Start of Block
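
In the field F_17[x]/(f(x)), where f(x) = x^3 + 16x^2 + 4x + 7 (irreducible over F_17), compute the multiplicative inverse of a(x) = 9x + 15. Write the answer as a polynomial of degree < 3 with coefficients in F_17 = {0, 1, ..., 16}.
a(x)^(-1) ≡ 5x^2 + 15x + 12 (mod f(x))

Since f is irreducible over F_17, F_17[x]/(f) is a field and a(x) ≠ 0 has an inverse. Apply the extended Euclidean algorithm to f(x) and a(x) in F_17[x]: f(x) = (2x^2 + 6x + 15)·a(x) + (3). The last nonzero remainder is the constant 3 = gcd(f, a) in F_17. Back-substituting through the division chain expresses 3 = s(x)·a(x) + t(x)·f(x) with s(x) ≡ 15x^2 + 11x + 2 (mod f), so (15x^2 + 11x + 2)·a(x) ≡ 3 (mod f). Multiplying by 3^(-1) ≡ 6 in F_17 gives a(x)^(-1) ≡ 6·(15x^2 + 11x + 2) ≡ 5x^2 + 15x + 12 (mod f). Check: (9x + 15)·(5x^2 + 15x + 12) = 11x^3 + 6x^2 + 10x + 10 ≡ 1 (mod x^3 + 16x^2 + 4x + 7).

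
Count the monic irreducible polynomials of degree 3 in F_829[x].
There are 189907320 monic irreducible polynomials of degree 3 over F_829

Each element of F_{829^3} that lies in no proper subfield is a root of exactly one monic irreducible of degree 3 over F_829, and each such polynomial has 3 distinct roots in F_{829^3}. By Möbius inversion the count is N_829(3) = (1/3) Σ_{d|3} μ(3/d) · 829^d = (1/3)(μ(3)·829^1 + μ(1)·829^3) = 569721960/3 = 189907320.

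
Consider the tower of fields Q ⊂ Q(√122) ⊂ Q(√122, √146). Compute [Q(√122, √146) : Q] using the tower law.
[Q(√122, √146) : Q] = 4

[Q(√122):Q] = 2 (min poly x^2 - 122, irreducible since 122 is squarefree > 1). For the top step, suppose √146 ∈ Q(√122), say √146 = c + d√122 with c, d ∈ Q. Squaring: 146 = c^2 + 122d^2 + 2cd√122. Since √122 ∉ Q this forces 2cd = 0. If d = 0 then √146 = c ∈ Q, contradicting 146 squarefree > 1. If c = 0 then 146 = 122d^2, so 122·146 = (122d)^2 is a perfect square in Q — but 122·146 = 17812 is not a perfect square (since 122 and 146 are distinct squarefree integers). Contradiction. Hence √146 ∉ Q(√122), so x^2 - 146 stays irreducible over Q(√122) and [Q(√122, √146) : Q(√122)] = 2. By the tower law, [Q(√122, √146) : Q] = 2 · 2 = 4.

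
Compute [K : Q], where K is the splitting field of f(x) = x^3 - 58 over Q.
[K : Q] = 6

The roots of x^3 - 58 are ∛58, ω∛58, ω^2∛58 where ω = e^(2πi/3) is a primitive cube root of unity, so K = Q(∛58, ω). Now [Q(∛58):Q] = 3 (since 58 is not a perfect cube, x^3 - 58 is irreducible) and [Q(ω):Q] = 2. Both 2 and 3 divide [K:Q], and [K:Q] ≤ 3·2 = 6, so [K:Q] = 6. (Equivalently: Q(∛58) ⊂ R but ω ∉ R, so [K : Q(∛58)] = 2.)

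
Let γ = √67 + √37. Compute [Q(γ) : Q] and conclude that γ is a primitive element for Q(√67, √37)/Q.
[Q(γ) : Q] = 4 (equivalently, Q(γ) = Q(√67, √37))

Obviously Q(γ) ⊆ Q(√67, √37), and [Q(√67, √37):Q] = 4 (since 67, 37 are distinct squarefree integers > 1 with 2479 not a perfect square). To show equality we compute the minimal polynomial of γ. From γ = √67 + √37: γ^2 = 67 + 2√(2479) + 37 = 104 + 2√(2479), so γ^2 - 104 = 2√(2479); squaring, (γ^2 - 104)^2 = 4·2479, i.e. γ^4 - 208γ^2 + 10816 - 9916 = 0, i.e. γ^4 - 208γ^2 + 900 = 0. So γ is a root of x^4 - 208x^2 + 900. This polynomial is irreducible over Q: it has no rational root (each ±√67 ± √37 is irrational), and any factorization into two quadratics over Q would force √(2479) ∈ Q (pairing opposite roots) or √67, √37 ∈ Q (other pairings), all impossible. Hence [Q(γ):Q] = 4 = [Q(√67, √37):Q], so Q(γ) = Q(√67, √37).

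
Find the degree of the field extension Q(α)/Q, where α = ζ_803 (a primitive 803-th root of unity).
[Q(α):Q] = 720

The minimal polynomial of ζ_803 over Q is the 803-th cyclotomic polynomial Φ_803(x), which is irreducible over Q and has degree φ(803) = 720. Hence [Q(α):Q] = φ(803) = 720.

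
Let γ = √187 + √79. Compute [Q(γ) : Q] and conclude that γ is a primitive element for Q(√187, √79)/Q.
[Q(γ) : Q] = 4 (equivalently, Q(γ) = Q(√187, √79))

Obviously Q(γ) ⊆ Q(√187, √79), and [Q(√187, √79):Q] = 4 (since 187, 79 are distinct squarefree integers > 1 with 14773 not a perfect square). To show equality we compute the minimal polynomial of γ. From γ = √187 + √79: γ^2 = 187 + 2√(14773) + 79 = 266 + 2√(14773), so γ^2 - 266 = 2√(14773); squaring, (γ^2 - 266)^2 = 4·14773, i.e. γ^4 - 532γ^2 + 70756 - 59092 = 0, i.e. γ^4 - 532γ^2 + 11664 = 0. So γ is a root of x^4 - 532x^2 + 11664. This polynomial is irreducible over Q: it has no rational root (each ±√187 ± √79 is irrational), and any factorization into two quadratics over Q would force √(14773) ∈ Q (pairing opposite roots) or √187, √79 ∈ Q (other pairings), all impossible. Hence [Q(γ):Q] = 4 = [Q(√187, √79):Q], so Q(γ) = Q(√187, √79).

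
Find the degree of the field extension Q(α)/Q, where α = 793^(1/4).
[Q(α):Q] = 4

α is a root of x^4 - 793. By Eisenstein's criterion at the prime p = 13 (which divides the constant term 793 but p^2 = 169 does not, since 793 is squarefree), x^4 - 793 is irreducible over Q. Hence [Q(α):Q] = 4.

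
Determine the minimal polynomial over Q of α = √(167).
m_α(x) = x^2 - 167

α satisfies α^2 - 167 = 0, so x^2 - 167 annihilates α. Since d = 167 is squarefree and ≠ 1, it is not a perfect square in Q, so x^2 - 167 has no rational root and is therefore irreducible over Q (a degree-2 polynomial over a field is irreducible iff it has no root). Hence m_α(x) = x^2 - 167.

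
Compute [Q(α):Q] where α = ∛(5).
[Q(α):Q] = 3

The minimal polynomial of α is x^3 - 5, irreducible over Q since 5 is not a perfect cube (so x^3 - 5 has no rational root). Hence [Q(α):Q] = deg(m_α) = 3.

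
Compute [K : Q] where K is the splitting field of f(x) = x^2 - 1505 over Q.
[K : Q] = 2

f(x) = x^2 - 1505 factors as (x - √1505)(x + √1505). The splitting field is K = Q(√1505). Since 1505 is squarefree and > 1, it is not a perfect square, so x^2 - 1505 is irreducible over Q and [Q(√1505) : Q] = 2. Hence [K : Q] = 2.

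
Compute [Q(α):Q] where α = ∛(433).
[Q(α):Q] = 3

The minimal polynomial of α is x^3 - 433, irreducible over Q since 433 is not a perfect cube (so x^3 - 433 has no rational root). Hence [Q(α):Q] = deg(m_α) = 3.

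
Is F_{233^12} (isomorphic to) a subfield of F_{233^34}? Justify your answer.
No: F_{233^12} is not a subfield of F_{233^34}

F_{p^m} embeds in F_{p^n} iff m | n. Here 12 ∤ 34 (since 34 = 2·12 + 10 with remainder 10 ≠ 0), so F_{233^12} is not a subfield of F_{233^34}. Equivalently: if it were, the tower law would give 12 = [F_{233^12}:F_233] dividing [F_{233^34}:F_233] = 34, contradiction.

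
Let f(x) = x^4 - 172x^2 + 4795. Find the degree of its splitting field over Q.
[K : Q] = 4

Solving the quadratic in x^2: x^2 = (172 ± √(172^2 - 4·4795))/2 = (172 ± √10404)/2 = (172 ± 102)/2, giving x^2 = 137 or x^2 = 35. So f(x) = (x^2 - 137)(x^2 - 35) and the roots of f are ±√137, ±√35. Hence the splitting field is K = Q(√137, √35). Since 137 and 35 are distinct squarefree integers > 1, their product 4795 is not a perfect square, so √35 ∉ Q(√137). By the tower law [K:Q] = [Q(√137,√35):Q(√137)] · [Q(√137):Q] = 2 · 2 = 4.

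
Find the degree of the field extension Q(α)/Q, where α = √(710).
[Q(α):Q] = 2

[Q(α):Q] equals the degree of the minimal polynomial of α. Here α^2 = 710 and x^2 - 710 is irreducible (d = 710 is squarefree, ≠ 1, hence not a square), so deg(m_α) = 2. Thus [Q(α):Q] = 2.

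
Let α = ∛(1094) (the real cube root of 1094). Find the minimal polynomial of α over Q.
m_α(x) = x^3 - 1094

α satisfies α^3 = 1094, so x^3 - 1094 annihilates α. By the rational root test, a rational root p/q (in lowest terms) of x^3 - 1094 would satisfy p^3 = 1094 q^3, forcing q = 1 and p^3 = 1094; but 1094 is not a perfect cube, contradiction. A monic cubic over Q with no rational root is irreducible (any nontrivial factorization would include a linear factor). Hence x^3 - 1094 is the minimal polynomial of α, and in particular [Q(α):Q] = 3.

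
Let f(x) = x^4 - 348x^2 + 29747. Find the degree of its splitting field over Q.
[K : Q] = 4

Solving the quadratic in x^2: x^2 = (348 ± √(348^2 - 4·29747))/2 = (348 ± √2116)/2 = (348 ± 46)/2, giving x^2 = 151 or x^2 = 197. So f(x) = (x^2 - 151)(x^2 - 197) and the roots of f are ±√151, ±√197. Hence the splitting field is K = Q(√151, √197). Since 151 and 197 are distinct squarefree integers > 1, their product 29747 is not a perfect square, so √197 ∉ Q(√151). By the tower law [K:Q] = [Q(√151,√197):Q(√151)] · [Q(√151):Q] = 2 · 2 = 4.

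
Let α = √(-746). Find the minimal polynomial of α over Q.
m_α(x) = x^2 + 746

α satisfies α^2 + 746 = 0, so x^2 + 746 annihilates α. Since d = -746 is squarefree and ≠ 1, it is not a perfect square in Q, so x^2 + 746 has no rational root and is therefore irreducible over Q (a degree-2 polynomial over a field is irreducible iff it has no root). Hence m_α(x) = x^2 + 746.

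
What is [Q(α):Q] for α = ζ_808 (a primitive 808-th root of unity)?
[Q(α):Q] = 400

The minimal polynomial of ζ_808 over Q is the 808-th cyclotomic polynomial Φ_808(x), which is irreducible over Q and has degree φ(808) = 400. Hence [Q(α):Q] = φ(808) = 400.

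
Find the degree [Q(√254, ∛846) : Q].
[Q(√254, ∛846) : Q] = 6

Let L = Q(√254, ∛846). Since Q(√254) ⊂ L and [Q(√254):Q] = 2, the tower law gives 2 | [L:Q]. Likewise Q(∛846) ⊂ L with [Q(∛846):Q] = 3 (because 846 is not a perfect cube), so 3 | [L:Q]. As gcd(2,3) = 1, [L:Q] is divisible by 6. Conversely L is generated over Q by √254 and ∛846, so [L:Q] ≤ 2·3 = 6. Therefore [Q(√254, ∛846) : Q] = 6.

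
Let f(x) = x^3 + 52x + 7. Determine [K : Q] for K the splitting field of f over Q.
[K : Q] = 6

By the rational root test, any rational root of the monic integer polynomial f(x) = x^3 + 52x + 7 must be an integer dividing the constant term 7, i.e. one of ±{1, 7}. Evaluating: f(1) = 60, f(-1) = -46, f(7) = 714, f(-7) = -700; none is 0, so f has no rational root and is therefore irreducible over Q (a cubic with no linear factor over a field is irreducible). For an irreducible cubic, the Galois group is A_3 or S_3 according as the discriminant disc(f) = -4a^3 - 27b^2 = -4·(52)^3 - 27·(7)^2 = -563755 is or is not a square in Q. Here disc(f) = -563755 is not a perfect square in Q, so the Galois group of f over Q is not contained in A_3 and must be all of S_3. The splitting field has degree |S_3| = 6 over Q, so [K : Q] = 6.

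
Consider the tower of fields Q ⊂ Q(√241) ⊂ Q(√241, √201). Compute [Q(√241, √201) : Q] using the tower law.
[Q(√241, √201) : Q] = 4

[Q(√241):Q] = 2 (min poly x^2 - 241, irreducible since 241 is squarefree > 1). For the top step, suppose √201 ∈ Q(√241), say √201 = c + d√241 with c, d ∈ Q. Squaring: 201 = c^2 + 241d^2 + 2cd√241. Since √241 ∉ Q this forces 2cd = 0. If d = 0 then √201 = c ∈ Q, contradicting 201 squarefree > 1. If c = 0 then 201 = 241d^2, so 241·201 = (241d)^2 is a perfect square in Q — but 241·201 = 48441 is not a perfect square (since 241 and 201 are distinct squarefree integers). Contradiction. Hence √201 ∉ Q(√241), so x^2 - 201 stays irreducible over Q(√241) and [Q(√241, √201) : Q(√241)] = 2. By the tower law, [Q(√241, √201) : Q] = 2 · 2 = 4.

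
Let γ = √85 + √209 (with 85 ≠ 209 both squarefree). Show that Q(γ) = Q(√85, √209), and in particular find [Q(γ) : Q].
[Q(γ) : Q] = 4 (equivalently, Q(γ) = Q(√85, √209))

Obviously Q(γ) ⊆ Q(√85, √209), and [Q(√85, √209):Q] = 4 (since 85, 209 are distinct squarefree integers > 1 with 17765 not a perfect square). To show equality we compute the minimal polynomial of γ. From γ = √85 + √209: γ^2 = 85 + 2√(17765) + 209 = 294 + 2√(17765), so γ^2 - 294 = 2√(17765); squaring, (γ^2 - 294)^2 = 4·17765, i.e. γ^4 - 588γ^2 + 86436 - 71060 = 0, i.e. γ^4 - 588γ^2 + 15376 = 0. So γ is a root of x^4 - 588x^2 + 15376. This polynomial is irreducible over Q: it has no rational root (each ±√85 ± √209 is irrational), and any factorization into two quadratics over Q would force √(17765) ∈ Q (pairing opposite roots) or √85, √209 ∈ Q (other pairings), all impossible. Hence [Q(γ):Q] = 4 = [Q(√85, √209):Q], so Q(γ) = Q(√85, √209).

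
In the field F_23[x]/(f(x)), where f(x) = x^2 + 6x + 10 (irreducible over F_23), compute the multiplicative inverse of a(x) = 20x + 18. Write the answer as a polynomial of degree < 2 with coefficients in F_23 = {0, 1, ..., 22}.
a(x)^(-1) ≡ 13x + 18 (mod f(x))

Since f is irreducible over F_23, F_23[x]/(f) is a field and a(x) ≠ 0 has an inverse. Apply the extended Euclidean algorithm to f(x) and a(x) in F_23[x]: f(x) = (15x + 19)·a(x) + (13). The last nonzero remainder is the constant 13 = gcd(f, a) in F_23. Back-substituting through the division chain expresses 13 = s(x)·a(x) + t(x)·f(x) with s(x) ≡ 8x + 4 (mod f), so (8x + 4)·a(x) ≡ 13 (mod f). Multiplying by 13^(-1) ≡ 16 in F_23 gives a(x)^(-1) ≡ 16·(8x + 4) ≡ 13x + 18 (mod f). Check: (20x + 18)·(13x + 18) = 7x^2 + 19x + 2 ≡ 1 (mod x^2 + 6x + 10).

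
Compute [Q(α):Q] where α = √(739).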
End of Block
## Brief
This exercise calls for the lines from the one holding "In the field F_23[x]/(f(x)), where" through the end of the entries, transcribed exactly and with nothing more.

## Written solution
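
In the field F_23[x]/(f(x)), where f(x) = x^2 + 6x + 10 (irreducible over F_23), compute the multiplicative inverse of a(x) = 20x + 18. Write the answer as a polynomial of degree < 2 with coefficients in F_23 = {0, 1, ..., 22}.
a(x)^(-1) ≡ 13x + 18 (mod f(x))

Since f is irreducible over F_23, F_23[x]/(f) is a field and a(x) ≠ 0 has an inverse. Apply the extended Euclidean algorithm to f(x) and a(x) in F_23[x]: f(x) = (15x + 19)·a(x) + (13). The last nonzero remainder is the constant 13 = gcd(f, a) in F_23. Back-substituting through the division chain expresses 13 = s(x)·a(x) + t(x)·f(x) with s(x) ≡ 8x + 4 (mod f), so (8x + 4)·a(x) ≡ 13 (mod f). Multiplying by 13^(-1) ≡ 16 in F_23 gives a(x)^(-1) ≡ 16·(8x + 4) ≡ 13x + 18 (mod f). Check: (20x + 18)·(13x + 18) = 7x^2 + 19x + 2 ≡ 1 (mod x^2 + 6x + 10).

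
Compute [Q(α):Q] where α = √(739).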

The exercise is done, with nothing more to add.